(Stored items)
+++++

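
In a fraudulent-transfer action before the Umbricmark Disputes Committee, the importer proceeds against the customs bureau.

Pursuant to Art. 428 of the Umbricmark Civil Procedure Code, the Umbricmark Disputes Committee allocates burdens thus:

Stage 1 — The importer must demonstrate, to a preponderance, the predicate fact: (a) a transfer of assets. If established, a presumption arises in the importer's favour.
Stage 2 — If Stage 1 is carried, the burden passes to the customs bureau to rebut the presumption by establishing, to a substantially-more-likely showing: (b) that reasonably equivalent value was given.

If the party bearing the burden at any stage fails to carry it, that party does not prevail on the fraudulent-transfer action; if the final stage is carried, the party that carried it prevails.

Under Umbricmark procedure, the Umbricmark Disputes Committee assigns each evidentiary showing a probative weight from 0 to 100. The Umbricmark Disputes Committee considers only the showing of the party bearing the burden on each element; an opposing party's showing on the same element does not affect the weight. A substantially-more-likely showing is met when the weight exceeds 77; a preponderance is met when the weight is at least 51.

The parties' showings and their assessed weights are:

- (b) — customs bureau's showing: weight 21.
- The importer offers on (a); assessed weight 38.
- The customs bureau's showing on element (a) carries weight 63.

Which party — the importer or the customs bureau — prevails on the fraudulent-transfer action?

customs bureau

Stage 1 — burden on importer; standard: a preponderance (weight is at least 51).
    (a): 38 (customs bureau's 63 disregarded) < 51 [not met]
  Not every element is met, so the importer fails to carry Stage 1.
The customs bureau prevails.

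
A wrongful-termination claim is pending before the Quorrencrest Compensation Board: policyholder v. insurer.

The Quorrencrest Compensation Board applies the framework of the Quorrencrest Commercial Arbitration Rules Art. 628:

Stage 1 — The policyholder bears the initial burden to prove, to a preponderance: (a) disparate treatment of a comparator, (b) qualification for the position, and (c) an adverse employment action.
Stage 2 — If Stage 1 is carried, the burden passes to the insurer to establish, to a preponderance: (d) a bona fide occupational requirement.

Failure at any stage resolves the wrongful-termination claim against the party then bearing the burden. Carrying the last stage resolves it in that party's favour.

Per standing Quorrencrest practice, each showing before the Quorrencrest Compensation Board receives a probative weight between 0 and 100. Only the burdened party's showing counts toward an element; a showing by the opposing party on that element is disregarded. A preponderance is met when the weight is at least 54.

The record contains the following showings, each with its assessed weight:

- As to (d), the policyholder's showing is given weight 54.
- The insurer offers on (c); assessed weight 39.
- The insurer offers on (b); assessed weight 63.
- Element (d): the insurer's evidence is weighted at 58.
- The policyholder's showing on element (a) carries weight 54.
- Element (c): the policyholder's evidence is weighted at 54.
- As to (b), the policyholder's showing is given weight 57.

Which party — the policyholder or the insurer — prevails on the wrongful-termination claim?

Stage 1 — burden on policyholder; standard: a preponderance (weight is at least 54).
    (a): 54 ≥ 54 [met]
    (b): 57 (insurer's 63 disregarded) ≥ 54 [met]
    (c): 54 (insurer's 39 disregarded) ≥ 54 [met]
  The policyholder carries Stage 1; the insurer now bears the burden.
Stage 2 — burden on insurer; standard: a preponderance (weight is at least 54).
    (d): 58 (policyholder's 54 disregarded) ≥ 54 [met]
  The insurer carries the last stage.
With every stage satisfied, the insurer prevails.

insurer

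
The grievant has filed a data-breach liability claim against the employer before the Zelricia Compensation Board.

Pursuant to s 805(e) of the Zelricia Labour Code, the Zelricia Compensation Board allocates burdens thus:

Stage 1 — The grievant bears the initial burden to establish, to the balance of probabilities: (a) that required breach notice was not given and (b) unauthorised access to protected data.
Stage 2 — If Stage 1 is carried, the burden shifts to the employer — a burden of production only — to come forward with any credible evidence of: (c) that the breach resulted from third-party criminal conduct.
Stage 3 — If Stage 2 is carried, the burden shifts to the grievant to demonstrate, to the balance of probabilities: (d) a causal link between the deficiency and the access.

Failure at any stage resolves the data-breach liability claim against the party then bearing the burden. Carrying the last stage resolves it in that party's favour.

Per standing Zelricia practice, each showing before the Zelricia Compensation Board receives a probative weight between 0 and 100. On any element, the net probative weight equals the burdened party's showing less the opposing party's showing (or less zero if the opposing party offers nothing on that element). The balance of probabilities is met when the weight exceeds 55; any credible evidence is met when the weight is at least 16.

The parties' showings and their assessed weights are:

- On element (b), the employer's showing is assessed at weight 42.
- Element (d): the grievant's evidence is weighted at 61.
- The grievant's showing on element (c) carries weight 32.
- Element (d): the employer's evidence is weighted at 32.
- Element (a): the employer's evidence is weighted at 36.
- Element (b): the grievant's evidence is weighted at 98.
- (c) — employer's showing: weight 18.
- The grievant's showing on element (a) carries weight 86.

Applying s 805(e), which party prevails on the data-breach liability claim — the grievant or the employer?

Stage 1 (grievant, the balance of probabilities, weight exceeds 55): (a) net 86−36=50 ≤ 55 — fails; (b) net 98−42=56 > 55 — meets.
  Stage 1 not carried; the grievant fails its burden.
So the employer prevails.

employer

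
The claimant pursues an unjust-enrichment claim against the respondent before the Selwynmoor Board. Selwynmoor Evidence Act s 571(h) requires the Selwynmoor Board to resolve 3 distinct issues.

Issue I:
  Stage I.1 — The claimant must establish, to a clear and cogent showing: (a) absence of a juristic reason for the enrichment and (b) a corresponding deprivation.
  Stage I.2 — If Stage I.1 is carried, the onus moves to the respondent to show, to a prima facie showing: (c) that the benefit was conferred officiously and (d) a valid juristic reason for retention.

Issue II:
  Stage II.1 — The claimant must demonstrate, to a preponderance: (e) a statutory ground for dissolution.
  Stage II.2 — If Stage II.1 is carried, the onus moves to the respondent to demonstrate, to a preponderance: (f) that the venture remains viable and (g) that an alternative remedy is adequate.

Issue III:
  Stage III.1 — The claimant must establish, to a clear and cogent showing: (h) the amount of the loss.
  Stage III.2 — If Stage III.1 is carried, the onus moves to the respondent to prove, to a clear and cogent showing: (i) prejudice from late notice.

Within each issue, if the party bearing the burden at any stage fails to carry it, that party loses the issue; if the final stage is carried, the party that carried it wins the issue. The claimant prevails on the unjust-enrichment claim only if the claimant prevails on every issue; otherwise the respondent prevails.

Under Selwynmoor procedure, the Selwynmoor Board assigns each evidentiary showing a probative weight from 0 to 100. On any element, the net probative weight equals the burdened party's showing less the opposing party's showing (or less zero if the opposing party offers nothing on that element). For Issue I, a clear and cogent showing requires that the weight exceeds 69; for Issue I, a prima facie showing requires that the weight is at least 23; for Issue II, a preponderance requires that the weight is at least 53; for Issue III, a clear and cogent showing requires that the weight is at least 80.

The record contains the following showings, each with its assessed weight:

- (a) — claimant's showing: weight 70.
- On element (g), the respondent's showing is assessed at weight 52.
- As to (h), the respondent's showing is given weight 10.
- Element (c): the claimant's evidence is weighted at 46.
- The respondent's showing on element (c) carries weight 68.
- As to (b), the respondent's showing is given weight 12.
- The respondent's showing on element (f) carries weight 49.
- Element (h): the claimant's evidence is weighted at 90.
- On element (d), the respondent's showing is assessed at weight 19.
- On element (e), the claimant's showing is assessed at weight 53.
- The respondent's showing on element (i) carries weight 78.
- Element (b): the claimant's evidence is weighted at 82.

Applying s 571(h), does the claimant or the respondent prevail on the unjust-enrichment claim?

claimant

— Issue I —
Stage I.1 (claimant, a clear and cogent showing, weight exceeds 69): (a) 70 > 69 — meets; (b) net 82−12=70 > 69 — meets.
  Stage I.1 is satisfied; the onus moves to the respondent.
Stage I.2 (respondent, a prima facie showing, weight is at least 23): (c) net 68−46=22 < 23 — fails; (d) 19 < 23 — fails.
  The respondent does not carry Stage I.2.
So the claimant prevails on this issue.
— Issue II —
Stage II.1 — burden on claimant; standard: a preponderance (weight is at least 53).
    (e): 53 ≥ 53 [met]
  All elements met. The burden passes to the respondent.
Stage II.2 — burden on respondent; standard: a preponderance (weight is at least 53).
    (f): 49 < 53 [not met]
    (g): 52 < 53 [not met]
  The respondent does not carry Stage II.2.
The claimant prevails on this issue.
— Issue III —
At Stage III.1 the claimant must meet a clear and cogent showing (weight is at least 80): on (h) the weight is 90 less the opposing 10 gives net 80, which does reach 80, so (h) meets the standard.
  The claimant carries Stage III.1; the respondent now bears the burden.
At Stage III.2 the respondent must meet a clear and cogent showing (weight is at least 80): on (i) the weight is 78, < 80, so (i) does not meet the standard.
  The respondent does not carry Stage III.2.
So the claimant prevails on this issue.
Per-issue: Issue I → claimant; Issue II → claimant; Issue III → claimant. The claimant must prevail on every issue; overall, the claimant prevails.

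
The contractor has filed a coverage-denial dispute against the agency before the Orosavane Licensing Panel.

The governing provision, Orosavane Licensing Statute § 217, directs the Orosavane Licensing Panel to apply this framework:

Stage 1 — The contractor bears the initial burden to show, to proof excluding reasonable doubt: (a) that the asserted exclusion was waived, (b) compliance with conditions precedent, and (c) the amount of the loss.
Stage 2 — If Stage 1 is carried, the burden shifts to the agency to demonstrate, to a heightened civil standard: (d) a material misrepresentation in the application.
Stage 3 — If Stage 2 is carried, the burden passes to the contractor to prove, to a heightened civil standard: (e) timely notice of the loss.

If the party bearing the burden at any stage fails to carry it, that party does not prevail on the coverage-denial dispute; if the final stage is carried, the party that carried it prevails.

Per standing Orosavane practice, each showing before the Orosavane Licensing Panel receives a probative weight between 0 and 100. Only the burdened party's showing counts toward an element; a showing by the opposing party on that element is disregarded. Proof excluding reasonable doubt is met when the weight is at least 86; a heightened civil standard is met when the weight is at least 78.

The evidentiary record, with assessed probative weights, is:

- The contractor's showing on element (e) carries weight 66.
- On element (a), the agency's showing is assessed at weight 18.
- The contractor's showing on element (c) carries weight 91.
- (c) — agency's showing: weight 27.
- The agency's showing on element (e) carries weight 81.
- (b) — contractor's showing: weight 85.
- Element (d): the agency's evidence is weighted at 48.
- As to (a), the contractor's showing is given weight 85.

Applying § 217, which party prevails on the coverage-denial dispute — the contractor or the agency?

agency

Stage 1 (contractor, proof excluding reasonable doubt, weight is at least 86): (a) 85 (agency's 18 disregarded) < 86 — fails; (b) 85 < 86 — fails; (c) 91 (agency's 27 disregarded) ≥ 86 — meets.
  The contractor does not carry Stage 1.
The agency prevails.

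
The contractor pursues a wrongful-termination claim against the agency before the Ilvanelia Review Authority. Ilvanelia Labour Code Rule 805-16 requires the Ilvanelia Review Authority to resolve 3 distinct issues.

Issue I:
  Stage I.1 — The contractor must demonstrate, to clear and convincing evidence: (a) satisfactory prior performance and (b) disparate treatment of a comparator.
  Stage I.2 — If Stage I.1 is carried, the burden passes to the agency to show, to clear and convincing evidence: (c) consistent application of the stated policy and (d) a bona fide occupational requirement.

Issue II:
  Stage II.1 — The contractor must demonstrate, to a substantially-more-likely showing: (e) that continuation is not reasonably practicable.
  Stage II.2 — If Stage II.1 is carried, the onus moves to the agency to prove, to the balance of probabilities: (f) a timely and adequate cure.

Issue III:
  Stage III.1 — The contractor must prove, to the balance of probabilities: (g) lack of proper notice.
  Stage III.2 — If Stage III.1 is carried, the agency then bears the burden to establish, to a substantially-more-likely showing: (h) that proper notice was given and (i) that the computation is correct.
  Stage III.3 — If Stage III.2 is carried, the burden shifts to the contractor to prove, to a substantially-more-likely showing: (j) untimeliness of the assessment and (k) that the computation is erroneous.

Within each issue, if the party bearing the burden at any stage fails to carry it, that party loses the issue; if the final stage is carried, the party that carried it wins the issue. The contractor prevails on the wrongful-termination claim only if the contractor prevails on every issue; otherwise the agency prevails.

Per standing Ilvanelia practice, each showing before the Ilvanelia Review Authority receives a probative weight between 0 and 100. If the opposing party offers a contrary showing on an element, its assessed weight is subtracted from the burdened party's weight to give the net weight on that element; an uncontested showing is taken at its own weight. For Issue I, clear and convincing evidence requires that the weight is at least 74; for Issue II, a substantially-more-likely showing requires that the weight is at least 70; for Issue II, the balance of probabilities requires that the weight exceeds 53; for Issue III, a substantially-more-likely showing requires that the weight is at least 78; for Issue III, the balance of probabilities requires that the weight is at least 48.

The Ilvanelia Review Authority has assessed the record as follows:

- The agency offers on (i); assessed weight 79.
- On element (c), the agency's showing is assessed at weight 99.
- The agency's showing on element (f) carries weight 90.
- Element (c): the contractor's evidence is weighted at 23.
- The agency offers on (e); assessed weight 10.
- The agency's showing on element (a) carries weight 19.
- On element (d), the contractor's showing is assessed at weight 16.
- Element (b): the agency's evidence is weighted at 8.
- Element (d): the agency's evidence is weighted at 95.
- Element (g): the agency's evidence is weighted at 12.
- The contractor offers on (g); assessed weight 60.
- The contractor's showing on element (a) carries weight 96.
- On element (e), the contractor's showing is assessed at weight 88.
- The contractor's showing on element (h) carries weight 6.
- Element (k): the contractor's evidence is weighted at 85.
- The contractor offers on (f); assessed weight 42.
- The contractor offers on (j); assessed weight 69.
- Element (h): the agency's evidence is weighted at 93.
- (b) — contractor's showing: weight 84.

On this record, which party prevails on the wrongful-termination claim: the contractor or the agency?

agency

— Issue I —
Stage I.1 (contractor, clear and convincing evidence, weight is at least 74): (a) net 96−19=77 ≥ 74 — meets; (b) net 84−8=76 ≥ 74 — meets.
  Stage I.1 is satisfied; the onus moves to the agency.
Stage I.2 (agency, clear and convincing evidence, weight is at least 74): (c) net 99−23=76 ≥ 74 — meets; (d) net 95−16=79 ≥ 74 — meets.
  Stage I.2 carried; the final stage is satisfied.
All stages carried — the agency prevails on this issue.
— Issue II —
Stage II.1 (contractor, a substantially-more-likely showing, weight is at least 70): (e) net 88−10=78 ≥ 70 — meets.
  All elements met. The burden passes to the agency.
Stage II.2 (agency, the balance of probabilities, weight exceeds 53): (f) net 90−42=48 ≤ 53 — fails.
  Not every element is met, so the agency fails to carry Stage II.2.
The contractor prevails on this issue.
— Issue III —
At Stage III.1 the contractor must meet the balance of probabilities (weight is at least 48): on (g) the weight is 60 less the opposing 12 gives net 48, which does reach 48, so (g) meets the standard.
  The contractor carries Stage III.1; the agency now bears the burden.
At Stage III.2 the agency must meet a substantially-more-likely showing (weight is at least 78): on (h) the weight is 93 less the opposing 6 gives net 87, ≥ 78, so (h) meets the standard; on (i) the weight is 79, which does reach 78, so (i) meets the standard.
  All elements met. The burden passes to the contractor.
At Stage III.3 the contractor must meet a substantially-more-likely showing (weight is at least 78): on (j) the weight is 69, < 78, so (j) does not meet the standard; on (k) the weight is 85, which does reach 78, so (k) meets the standard.
  Not every element is met, so the contractor fails to carry Stage III.3.
So the agency prevails on this issue.
Per-issue: Issue I → agency; Issue II → contractor; Issue III → agency. The contractor must prevail on every issue; overall, the agency prevails.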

+++++

[Exercise directions]
Find "occupational" in the data above. Report each line where it appears.

[Solution]
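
Stage 2 — If Stage 1 is carried, the burden passes to the insurer to establish, to a preponderance: (d) a bona fide occupational requirement.
  Stage I.2 — If Stage I.1 is carried, the burden passes to the agency to show, to clear and convincing evidence: (c) consistent application of the stated policy and (d) a bona fide occupational requirement.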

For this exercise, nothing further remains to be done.